(TASK DATA Opens)

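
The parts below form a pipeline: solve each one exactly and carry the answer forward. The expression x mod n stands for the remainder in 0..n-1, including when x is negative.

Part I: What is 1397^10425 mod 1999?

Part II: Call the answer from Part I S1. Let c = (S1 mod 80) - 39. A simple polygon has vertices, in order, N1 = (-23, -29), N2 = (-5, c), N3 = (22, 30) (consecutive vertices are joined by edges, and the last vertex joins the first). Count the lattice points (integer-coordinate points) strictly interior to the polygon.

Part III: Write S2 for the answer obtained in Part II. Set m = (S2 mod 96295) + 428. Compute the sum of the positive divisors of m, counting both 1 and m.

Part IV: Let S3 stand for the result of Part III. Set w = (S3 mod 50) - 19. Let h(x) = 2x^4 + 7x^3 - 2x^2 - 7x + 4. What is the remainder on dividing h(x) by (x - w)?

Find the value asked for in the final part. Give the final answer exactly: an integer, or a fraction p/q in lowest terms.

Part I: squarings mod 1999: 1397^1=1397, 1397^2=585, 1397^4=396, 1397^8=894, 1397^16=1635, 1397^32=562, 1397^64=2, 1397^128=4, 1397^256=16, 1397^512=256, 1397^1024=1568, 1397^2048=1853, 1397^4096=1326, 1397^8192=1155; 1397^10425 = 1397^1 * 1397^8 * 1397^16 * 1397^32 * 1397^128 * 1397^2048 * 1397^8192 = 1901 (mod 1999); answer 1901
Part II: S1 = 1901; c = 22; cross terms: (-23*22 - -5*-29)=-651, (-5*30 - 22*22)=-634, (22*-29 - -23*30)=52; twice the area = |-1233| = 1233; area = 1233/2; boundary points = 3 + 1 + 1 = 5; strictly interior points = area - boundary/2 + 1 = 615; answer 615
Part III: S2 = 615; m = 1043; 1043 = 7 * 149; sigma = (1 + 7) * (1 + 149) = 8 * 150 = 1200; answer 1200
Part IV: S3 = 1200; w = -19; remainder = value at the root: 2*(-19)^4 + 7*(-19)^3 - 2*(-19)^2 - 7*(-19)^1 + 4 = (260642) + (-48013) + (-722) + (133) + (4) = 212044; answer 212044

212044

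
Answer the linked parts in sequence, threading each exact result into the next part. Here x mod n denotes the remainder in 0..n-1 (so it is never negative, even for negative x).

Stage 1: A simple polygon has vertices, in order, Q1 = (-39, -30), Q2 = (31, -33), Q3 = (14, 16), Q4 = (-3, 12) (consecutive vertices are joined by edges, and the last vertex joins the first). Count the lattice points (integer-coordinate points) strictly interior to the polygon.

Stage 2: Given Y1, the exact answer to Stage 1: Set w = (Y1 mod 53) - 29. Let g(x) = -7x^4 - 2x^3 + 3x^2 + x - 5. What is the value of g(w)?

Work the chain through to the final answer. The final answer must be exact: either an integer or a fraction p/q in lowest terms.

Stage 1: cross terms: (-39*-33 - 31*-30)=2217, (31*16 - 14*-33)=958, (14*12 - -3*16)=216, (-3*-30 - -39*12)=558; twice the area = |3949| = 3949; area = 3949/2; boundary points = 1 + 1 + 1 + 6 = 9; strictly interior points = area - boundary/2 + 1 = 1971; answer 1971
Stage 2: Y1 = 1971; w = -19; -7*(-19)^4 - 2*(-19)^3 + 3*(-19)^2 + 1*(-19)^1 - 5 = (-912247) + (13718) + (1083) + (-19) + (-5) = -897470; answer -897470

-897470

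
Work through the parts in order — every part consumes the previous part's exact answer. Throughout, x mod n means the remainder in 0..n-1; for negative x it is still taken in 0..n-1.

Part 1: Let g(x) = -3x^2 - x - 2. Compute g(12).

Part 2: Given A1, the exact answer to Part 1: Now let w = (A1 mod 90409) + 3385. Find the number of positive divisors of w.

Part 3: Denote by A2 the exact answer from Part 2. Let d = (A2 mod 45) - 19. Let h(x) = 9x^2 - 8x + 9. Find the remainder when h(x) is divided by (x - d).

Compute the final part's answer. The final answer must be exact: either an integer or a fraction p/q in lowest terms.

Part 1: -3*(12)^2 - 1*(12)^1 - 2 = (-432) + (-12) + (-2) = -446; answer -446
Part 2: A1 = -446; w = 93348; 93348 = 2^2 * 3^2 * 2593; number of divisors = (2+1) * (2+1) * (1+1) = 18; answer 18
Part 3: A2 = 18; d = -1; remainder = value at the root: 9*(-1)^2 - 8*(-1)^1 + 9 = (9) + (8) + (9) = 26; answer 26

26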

(TASK DATA Closes)
(TASK DATA Opens)

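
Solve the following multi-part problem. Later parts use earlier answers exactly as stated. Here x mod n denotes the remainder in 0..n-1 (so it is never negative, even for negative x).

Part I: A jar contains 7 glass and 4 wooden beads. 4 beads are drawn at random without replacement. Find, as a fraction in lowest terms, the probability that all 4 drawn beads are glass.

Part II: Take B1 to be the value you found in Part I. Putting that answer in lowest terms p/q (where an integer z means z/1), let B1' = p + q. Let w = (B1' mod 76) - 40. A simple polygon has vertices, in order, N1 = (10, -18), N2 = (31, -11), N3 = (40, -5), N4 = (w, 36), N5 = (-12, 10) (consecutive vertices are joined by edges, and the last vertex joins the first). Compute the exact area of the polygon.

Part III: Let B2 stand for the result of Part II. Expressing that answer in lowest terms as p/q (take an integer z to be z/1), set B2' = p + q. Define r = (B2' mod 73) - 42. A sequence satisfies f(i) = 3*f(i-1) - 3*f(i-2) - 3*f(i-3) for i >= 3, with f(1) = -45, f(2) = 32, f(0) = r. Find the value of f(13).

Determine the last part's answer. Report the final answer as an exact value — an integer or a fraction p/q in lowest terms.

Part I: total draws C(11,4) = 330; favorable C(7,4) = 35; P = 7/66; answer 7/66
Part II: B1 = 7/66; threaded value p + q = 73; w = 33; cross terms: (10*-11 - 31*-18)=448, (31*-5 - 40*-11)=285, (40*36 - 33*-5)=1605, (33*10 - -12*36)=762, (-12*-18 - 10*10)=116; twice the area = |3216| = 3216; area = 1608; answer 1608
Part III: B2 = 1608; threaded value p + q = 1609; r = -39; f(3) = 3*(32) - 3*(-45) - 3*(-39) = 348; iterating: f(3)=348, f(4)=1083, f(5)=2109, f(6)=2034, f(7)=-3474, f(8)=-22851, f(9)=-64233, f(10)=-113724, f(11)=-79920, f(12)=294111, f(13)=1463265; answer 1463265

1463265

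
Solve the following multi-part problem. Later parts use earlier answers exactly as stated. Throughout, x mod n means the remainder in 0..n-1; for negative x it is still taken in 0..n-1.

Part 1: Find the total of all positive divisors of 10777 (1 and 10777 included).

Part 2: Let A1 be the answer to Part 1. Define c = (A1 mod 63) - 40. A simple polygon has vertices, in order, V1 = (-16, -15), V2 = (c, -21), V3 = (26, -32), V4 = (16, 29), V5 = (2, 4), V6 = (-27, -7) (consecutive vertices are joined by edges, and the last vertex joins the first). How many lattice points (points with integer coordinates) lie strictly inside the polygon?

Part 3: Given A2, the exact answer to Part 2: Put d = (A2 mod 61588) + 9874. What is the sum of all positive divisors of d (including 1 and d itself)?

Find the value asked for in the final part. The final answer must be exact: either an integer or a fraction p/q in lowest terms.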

(TASK DATA Closes)
(TASK DATA Opens)

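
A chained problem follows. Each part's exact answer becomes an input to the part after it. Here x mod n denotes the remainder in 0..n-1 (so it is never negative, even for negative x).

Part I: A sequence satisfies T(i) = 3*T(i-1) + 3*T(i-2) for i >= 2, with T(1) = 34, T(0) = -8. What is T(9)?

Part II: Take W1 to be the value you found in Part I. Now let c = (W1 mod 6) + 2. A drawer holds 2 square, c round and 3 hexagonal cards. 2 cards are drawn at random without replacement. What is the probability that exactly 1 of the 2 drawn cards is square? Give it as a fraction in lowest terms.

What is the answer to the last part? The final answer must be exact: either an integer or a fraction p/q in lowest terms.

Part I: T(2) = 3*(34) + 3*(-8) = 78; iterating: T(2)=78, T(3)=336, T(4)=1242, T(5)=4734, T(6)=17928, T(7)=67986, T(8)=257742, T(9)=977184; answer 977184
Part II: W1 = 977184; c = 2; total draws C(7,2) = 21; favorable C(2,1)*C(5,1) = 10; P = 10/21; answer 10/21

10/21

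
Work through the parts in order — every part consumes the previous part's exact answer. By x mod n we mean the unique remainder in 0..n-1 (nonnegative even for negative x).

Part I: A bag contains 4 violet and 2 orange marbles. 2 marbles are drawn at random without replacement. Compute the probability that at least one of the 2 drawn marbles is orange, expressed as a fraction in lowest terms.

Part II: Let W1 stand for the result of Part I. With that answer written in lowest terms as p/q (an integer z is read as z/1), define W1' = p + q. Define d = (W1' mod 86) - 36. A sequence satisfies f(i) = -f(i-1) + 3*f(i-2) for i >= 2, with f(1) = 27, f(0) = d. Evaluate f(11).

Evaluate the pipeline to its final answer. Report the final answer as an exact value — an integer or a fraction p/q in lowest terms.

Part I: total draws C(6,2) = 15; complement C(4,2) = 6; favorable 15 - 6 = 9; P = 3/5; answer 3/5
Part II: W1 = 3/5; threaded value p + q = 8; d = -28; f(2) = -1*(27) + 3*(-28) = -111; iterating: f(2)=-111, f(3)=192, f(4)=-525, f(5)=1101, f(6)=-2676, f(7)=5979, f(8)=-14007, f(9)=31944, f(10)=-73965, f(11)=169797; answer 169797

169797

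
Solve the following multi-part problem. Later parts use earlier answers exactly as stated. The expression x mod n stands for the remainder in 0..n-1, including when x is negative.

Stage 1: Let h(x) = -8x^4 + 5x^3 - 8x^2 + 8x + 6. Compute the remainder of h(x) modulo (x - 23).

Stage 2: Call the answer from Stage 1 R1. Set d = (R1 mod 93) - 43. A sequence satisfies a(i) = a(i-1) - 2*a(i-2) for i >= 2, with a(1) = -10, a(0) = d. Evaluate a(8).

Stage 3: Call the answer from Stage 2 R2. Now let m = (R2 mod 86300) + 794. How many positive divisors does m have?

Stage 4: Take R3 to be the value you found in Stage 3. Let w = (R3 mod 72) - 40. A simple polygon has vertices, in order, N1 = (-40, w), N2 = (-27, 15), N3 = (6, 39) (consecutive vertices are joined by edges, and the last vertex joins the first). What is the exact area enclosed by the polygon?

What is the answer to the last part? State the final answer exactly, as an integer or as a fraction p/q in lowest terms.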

(TASK DATA Closes)

There is a line with "Stage 2: Call" and a line with "What is the answer to the last part? State" above. Copy exactly those two lines and all lines between them, with nothing else.

* **OUTPUT OF THE EXERCISE**
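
Stage 2: Call the answer from Stage 1 R1. Set d = (R1 mod 93) - 43. A sequence satisfies a(i) = a(i-1) - 2*a(i-2) for i >= 2, with a(1) = -10, a(0) = d. Evaluate a(8).

Stage 3: Call the answer from Stage 2 R2. Now let m = (R2 mod 86300) + 794. How many positive divisors does m have?

Stage 4: Take R3 to be the value you found in Stage 3. Let w = (R3 mod 72) - 40. A simple polygon has vertices, in order, N1 = (-40, w), N2 = (-27, 15), N3 = (6, 39) (consecutive vertices are joined by edges, and the last vertex joins the first). What is the exact area enclosed by the polygon?

What is the answer to the last part? State the final answer exactly, as an integer or as a fraction p/q in lowest terms.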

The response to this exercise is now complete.